- [Exercise directions]: Run through the records and, wherever a line holds the word "collectively", return that line.

- [Records supplied]:
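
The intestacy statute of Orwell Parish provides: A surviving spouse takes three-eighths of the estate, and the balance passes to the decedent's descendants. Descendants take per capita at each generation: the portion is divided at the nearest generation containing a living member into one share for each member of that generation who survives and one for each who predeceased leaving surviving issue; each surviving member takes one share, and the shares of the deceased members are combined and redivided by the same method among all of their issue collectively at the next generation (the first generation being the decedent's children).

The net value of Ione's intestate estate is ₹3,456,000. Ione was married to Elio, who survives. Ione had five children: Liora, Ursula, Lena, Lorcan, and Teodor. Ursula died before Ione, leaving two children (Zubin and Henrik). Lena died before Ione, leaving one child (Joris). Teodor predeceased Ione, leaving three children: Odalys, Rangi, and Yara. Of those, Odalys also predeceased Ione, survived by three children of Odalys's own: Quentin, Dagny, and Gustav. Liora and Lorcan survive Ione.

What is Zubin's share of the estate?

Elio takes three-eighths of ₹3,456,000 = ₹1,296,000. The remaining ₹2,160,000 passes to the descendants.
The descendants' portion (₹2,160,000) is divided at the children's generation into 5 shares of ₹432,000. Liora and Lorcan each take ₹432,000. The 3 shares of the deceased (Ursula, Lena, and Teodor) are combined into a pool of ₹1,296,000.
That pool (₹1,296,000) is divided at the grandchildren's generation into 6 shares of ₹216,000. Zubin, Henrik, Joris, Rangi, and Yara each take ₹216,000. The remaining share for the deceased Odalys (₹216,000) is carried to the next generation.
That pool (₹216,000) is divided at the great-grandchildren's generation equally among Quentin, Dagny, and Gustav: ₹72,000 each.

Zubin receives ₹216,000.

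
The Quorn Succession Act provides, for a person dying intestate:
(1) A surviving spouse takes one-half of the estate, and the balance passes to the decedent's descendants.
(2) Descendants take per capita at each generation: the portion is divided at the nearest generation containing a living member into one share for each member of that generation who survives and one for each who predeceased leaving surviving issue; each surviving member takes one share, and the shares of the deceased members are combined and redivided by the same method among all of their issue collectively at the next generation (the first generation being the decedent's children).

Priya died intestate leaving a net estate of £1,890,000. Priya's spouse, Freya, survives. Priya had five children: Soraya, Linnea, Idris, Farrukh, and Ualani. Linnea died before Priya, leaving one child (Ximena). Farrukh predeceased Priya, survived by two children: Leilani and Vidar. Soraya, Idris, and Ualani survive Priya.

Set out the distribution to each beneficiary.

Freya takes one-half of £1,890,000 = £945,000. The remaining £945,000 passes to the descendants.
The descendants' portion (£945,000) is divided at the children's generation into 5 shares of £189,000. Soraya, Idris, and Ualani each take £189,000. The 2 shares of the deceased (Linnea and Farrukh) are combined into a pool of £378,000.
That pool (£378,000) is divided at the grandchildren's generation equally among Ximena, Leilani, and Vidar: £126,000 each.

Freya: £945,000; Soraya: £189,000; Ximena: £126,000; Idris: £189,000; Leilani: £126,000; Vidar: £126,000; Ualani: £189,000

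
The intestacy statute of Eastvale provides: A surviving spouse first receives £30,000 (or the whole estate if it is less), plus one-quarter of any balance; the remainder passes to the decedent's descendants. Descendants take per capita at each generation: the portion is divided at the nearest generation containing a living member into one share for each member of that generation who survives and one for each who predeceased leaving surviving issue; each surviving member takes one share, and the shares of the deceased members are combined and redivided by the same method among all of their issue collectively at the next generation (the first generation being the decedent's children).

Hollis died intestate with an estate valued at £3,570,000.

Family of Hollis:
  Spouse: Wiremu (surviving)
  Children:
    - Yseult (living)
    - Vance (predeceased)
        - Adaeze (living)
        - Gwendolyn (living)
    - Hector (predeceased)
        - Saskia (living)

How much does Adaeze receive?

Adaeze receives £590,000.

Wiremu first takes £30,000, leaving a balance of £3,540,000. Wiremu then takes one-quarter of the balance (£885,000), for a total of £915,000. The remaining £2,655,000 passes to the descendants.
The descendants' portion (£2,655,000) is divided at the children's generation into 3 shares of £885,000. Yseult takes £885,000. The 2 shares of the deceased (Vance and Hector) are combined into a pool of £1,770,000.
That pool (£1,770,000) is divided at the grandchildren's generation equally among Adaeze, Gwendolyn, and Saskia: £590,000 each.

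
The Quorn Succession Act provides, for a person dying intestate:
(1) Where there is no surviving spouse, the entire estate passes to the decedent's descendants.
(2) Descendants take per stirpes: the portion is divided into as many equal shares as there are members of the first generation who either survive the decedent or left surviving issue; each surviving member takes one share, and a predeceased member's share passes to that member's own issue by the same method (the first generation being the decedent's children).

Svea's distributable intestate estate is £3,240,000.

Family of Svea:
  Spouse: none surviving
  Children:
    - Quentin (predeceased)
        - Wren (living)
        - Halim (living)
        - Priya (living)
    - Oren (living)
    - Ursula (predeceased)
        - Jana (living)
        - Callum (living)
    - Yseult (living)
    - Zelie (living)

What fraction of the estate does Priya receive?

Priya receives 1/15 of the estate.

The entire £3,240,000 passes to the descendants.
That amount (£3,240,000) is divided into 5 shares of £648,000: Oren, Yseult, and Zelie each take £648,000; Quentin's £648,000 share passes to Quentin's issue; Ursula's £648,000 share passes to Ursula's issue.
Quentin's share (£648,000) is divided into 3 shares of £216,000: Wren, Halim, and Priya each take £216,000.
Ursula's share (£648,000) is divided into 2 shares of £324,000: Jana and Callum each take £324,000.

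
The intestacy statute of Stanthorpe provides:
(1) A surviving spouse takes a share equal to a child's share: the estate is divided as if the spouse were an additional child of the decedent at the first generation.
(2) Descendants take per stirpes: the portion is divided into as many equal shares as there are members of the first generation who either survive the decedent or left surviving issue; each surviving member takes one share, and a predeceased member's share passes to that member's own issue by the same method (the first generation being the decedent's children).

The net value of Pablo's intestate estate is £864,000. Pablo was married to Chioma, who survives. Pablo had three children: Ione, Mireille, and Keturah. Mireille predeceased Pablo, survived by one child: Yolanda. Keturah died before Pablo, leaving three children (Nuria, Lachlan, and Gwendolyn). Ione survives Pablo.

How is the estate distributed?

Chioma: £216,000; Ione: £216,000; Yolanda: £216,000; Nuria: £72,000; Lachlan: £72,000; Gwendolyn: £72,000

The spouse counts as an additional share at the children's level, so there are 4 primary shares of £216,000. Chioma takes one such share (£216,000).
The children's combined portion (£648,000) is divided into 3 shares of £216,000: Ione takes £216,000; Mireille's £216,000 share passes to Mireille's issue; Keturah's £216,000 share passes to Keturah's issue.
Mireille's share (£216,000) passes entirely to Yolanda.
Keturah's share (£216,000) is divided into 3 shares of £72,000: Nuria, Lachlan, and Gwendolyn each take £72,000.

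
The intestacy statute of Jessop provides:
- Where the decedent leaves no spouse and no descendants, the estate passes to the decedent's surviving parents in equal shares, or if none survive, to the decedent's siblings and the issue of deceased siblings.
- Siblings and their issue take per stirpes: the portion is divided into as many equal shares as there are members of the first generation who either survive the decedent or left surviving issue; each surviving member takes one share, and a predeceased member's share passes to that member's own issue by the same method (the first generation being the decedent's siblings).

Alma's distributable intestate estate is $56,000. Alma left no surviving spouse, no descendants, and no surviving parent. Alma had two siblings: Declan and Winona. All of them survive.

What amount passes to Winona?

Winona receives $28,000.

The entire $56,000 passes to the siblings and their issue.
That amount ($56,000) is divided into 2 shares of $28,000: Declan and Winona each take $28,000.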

- [Response below]:
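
The intestacy statute of Orwell Parish provides: A surviving spouse takes three-eighths of the estate, and the balance passes to the decedent's descendants. Descendants take per capita at each generation: the portion is divided at the nearest generation containing a living member into one share for each member of that generation who survives and one for each who predeceased leaving surviving issue; each surviving member takes one share, and the shares of the deceased members are combined and redivided by the same method among all of their issue collectively at the next generation (the first generation being the decedent's children).
(2) Descendants take per capita at each generation: the portion is divided at the nearest generation containing a living member into one share for each member of that generation who survives and one for each who predeceased leaving surviving issue; each surviving member takes one share, and the shares of the deceased members are combined and redivided by the same method among all of their issue collectively at the next generation (the first generation being the decedent's children).
The intestacy statute of Eastvale provides: A surviving spouse first receives £30,000 (or the whole estate if it is less), plus one-quarter of any balance; the remainder passes to the decedent's descendants. Descendants take per capita at each generation: the portion is divided at the nearest generation containing a living member into one share for each member of that generation who survives and one for each who predeceased leaving surviving issue; each surviving member takes one share, and the shares of the deceased members are combined and redivided by the same method among all of their issue collectively at the next generation (the first generation being the decedent's children).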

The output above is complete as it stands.